- [Problem]: Every word of the data below has to be copied faithfully.

====== Provided entries ======

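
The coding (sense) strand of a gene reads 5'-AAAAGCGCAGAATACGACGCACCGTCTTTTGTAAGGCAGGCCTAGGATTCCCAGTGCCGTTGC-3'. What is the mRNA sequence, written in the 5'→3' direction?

The mRNA is synthesized from the template strand, so it matches the coding strand with T replaced by U.

5′-AAAAGCGCAGAAUACGACGCACCGUCUUUUGUAAGGCAGGCCUAGGAUUCCCAGUGCCGUUGC-3′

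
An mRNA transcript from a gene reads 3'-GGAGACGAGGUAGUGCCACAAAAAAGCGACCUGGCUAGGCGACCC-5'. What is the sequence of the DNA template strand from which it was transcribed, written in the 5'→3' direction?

Written 5'→3' the mRNA is CCCAGCGGAUCGGUCCAGCGAAAAAACACCGUGAUGGAGCAGAGG, so the coding DNA strand is CCCAGCGGATCGGTCCAGCGAAAAAACACCGTGATGGAGCAGAGG. The template is its reverse complement.

5'-CCTCTGCTCCATCACGGTGTTTTTTCGCTGGACCGATCCGCTGGG-3'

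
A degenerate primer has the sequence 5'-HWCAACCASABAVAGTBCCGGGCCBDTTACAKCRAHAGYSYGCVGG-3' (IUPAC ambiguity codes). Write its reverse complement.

Standard pairs A↔T, G↔C; ambiguity codes pair R↔Y, K↔M, W↔W, S↔S, B↔V, D↔H. Complement (DWGTTGGTSTVTBTCAVGGCCCGGVHAATGTMGYTDTCRSRCGBCC), then reverse for 5'→3'.

5'-CCBGCRSRCTDTYGMTGTAAHVGGCCCGGVACTBTVTSTGGTTGWD-3'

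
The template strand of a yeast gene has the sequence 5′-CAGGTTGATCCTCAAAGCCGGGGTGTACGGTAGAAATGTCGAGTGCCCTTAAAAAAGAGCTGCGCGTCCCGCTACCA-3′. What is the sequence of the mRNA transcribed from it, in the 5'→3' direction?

5'-UGGUAGCGGGACGCGCAGCUCUUUUUUAAGGGCACUCGACAUUUCUACCGUACACCCCGGCUUUGAGGAUCAACCUG-3'

RNA polymerase reads the template 3'→5' and synthesizes mRNA 5'→3' by base-pairing (A→U, T→A, G↔C). The complement of the template is GTCCAACTAGGAGTTTCGGCCCCACATGCCATCTTTACAGCTCACGGGAATTTTTTCTCGACGCGCAGGGCGATGGT; antiparallel, so 5'→3' the coding strand is TGGTAGCGGGACGCGCAGCTCTTTTTTAAGGGCACTCGACATTTCTACCGTACACCCCGGCTTTGAGGATCAACCTG. Replace T with U for the mRNA.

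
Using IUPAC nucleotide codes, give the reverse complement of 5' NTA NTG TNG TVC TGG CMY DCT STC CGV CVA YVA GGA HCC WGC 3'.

5′-GCWGGDTCCTBRTBGBCGGASAGHRKGCCAGBACNACANTAN-3′

Standard pairs A↔T, G↔C; ambiguity codes pair Y↔R, M↔K, W↔W, S↔S, D↔H, V↔B, N↔N. Complement (NATNACANCABGACCGKRHGASAGGCBGBTRBTCCTDGGWCG), then reverse for 5'→3'.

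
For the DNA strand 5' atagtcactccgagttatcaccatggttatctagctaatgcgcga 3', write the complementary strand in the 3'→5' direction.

Base-pairing A↔T, G↔C gives the complement. The complementary strand is antiparallel, so paired with a 5'→3' strand it runs 3'→5'.

3′-TATCAGTGAGGCTCAATAGTGGTACCAATAGATCGATTACGCGCT-5′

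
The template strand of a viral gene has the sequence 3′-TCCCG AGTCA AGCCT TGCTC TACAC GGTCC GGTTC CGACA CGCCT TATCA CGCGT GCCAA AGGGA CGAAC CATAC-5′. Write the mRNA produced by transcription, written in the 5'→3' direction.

Reading the template 3'→5' as shown, RNA polymerase pairs each base (A→U, T→A, G↔C) to build mRNA 5'→3' directly.

5'-AGGGCUCAGUUCGGAACGAGAUGUGCCAGGCCAAGGCUGUGCGGAAUAGUGCGCACGGUUUCCCUGCUUGGUAUG-3'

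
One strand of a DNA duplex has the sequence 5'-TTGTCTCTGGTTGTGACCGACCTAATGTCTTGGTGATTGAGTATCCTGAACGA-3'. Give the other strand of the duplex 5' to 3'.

5'-TCGTTCAGGATACTCAATCACCAAGACATTAGGTCGGTCACAACCAGAGACAA-3'

The complement of TTGTCTCTGGTTGTGACCGACCTAATGTCTTGGTGATTGAGTATCCTGAACGA is AACAGAGACCAACACTGGCTGGATTACAGAACCACTAACTCATAGGACTTGCT (A↔T, G↔C). DNA strands are antiparallel, so the complementary strand runs 3'→5'; reversing gives the 5'→3' form.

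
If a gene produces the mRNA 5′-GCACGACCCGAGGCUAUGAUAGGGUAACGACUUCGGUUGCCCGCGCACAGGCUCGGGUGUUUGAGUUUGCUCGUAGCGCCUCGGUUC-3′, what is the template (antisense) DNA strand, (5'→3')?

5'-GAACCGAGGCGCTACGAGCAAACTCAAACACCCGAGCCTGTGCGCGGGCAACCGAAGTCGTTACCCTATCATAGCCTCGGGTCGTGC-3'

Replace U with T to get the coding DNA strand: GCACGACCCGAGGCTATGATAGGGTAACGACTTCGGTTGCCCGCGCACAGGCTCGGGTGTTTGAGTTTGCTCGTAGCGCCTCGGTTC. The template strand is its reverse complement (complement CGTGCTGGGCTCCGATACTATCCCATTGCTGAAGCCAACGGGCGCGTGTCCGAGCCCACAAACTCAAACGAGCATCGCGGAGCCAAG, then reverse).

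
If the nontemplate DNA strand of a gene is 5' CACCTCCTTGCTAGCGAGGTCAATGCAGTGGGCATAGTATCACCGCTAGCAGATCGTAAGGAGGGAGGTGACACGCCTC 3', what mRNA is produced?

mRNA has the coding-strand sequence with U in place of T.

5'-CACCUCCUUGCUAGCGAGGUCAAUGCAGUGGGCAUAGUAUCACCGCUAGCAGAUCGUAAGGAGGGAGGUGACACGCCUC-3'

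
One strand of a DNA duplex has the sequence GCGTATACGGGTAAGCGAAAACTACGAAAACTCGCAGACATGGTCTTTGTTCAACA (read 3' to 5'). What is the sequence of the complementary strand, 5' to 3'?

The strand is given 3'→5', so its complement runs 5'→3' in the same left-to-right order: pair each base A↔T, G↔C.

5'-CGCATATGCCCATTCGCTTTTGATGCTTTTGAGCGTCTGTACCAGAAACAAGTTGT-3'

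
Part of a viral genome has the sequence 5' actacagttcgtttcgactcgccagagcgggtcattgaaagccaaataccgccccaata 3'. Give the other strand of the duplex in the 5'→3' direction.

The complement of ACTACAGTTCGTTTCGACTCGCCAGAGCGGGTCATTGAAAGCCAAATACCGCCCCAATA is TGATGTCAAGCAAAGCTGAGCGGTCTCGCCCAGTAACTTTCGGTTTATGGCGGGGTTAT (A↔T, G↔C). DNA strands are antiparallel, so the complementary strand runs 3'→5'; reversing gives the 5'→3' form.

5'-TATTGGGGCGGTATTTGGCTTTCAATGACCCGCTCTGGCGAGTCGAAACGAACTGTAGT-3'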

======

- [Written answer]:
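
The coding (sense) strand of a gene reads 5'-AAAAGCGCAGAATACGACGCACCGTCTTTTGTAAGGCAGGCCTAGGATTCCCAGTGCCGTTGC-3'. What is the mRNA sequence, written in the 5'→3' direction?

The mRNA is synthesized from the template strand, so it matches the coding strand with T replaced by U.

5′-AAAAGCGCAGAAUACGACGCACCGUCUUUUGUAAGGCAGGCCUAGGAUUCCCAGUGCCGUUGC-3′

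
An mRNA transcript from a gene reads 3'-GGAGACGAGGUAGUGCCACAAAAAAGCGACCUGGCUAGGCGACCC-5'. What is the sequence of the DNA template strand from which it was transcribed, written in the 5'→3' direction?

Written 5'→3' the mRNA is CCCAGCGGAUCGGUCCAGCGAAAAAACACCGUGAUGGAGCAGAGG, so the coding DNA strand is CCCAGCGGATCGGTCCAGCGAAAAAACACCGTGATGGAGCAGAGG. The template is its reverse complement.

5'-CCTCTGCTCCATCACGGTGTTTTTTCGCTGGACCGATCCGCTGGG-3'

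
A degenerate primer has the sequence 5'-HWCAACCASABAVAGTBCCGGGCCBDTTACAKCRAHAGYSYGCVGG-3' (IUPAC ambiguity codes). Write its reverse complement.

Standard pairs A↔T, G↔C; ambiguity codes pair R↔Y, K↔M, W↔W, S↔S, B↔V, D↔H. Complement (DWGTTGGTSTVTBTCAVGGCCCGGVHAATGTMGYTDTCRSRCGBCC), then reverse for 5'→3'.

5'-CCBGCRSRCTDTYGMTGTAAHVGGCCCGGVACTBTVTSTGGTTGWD-3'

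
The template strand of a yeast gene has the sequence 5′-CAGGTTGATCCTCAAAGCCGGGGTGTACGGTAGAAATGTCGAGTGCCCTTAAAAAAGAGCTGCGCGTCCCGCTACCA-3′. What is the sequence of the mRNA transcribed from it, in the 5'→3' direction?

5'-UGGUAGCGGGACGCGCAGCUCUUUUUUAAGGGCACUCGACAUUUCUACCGUACACCCCGGCUUUGAGGAUCAACCUG-3'

RNA polymerase reads the template 3'→5' and synthesizes mRNA 5'→3' by base-pairing (A→U, T→A, G↔C). The complement of the template is GTCCAACTAGGAGTTTCGGCCCCACATGCCATCTTTACAGCTCACGGGAATTTTTTCTCGACGCGCAGGGCGATGGT; antiparallel, so 5'→3' the coding strand is TGGTAGCGGGACGCGCAGCTCTTTTTTAAGGGCACTCGACATTTCTACCGTACACCCCGGCTTTGAGGATCAACCTG. Replace T with U for the mRNA.

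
Using IUPAC nucleotide codes, give the reverse complement of 5' NTA NTG TNG TVC TGG CMY DCT STC CGV CVA YVA GGA HCC WGC 3'.

5′-GCWGGDTCCTBRTBGBCGGASAGHRKGCCAGBACNACANTAN-3′

Standard pairs A↔T, G↔C; ambiguity codes pair Y↔R, M↔K, W↔W, S↔S, D↔H, V↔B, N↔N. Complement (NATNACANCABGACCGKRHGASAGGCBGBTRBTCCTDGGWCG), then reverse for 5'→3'.

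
For the DNA strand 5' atagtcactccgagttatcaccatggttatctagctaatgcgcga 3', write the complementary strand in the 3'→5' direction.

Base-pairing A↔T, G↔C gives the complement. The complementary strand is antiparallel, so paired with a 5'→3' strand it runs 3'→5'.

3′-TATCAGTGAGGCTCAATAGTGGTACCAATAGATCGATTACGCGCT-5′

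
The template strand of a viral gene has the sequence 3′-TCCCG AGTCA AGCCT TGCTC TACAC GGTCC GGTTC CGACA CGCCT TATCA CGCGT GCCAA AGGGA CGAAC CATAC-5′. Write the mRNA produced by transcription, written in the 5'→3' direction.

Reading the template 3'→5' as shown, RNA polymerase pairs each base (A→U, T→A, G↔C) to build mRNA 5'→3' directly.

5'-AGGGCUCAGUUCGGAACGAGAUGUGCCAGGCCAAGGCUGUGCGGAAUAGUGCGCACGGUUUCCCUGCUUGGUAUG-3'

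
One strand of a DNA duplex has the sequence 5'-TTGTCTCTGGTTGTGACCGACCTAATGTCTTGGTGATTGAGTATCCTGAACGA-3'. Give the other strand of the duplex 5' to 3'.

5'-TCGTTCAGGATACTCAATCACCAAGACATTAGGTCGGTCACAACCAGAGACAA-3'

The complement of TTGTCTCTGGTTGTGACCGACCTAATGTCTTGGTGATTGAGTATCCTGAACGA is AACAGAGACCAACACTGGCTGGATTACAGAACCACTAACTCATAGGACTTGCT (A↔T, G↔C). DNA strands are antiparallel, so the complementary strand runs 3'→5'; reversing gives the 5'→3' form.

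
If a gene produces the mRNA 5′-GCACGACCCGAGGCUAUGAUAGGGUAACGACUUCGGUUGCCCGCGCACAGGCUCGGGUGUUUGAGUUUGCUCGUAGCGCCUCGGUUC-3′, what is the template (antisense) DNA strand, (5'→3')?

5'-GAACCGAGGCGCTACGAGCAAACTCAAACACCCGAGCCTGTGCGCGGGCAACCGAAGTCGTTACCCTATCATAGCCTCGGGTCGTGC-3'

Replace U with T to get the coding DNA strand: GCACGACCCGAGGCTATGATAGGGTAACGACTTCGGTTGCCCGCGCACAGGCTCGGGTGTTTGAGTTTGCTCGTAGCGCCTCGGTTC. The template strand is its reverse complement (complement CGTGCTGGGCTCCGATACTATCCCATTGCTGAAGCCAACGGGCGCGTGTCCGAGCCCACAAACTCAAACGAGCATCGCGGAGCCAAG, then reverse).

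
If the nontemplate DNA strand of a gene is 5' CACCTCCTTGCTAGCGAGGTCAATGCAGTGGGCATAGTATCACCGCTAGCAGATCGTAAGGAGGGAGGTGACACGCCTC 3', what mRNA is produced?

mRNA has the coding-strand sequence with U in place of T.

5'-CACCUCCUUGCUAGCGAGGUCAAUGCAGUGGGCAUAGUAUCACCGCUAGCAGAUCGUAAGGAGGGAGGUGACACGCCUC-3'

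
One strand of a DNA duplex has the sequence GCGTATACGGGTAAGCGAAAACTACGAAAACTCGCAGACATGGTCTTTGTTCAACA (read 3' to 5'). What is the sequence of the complementary strand, 5' to 3'?

The strand is given 3'→5', so its complement runs 5'→3' in the same left-to-right order: pair each base A↔T, G↔C.

5'-CGCATATGCCCATTCGCTTTTGATGCTTTTGAGCGTCTGTACCAGAAACAAGTTGT-3'

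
Part of a viral genome has the sequence 5' actacagttcgtttcgactcgccagagcgggtcattgaaagccaaataccgccccaata 3'. Give the other strand of the duplex in the 5'→3' direction.

The complement of ACTACAGTTCGTTTCGACTCGCCAGAGCGGGTCATTGAAAGCCAAATACCGCCCCAATA is TGATGTCAAGCAAAGCTGAGCGGTCTCGCCCAGTAACTTTCGGTTTATGGCGGGGTTAT (A↔T, G↔C). DNA strands are antiparallel, so the complementary strand runs 3'→5'; reversing gives the 5'→3' form.

5'-TATTGGGGCGGTATTTGGCTTTCAATGACCCGCTCTGGCGAGTCGAAACGAACTGTAGT-3'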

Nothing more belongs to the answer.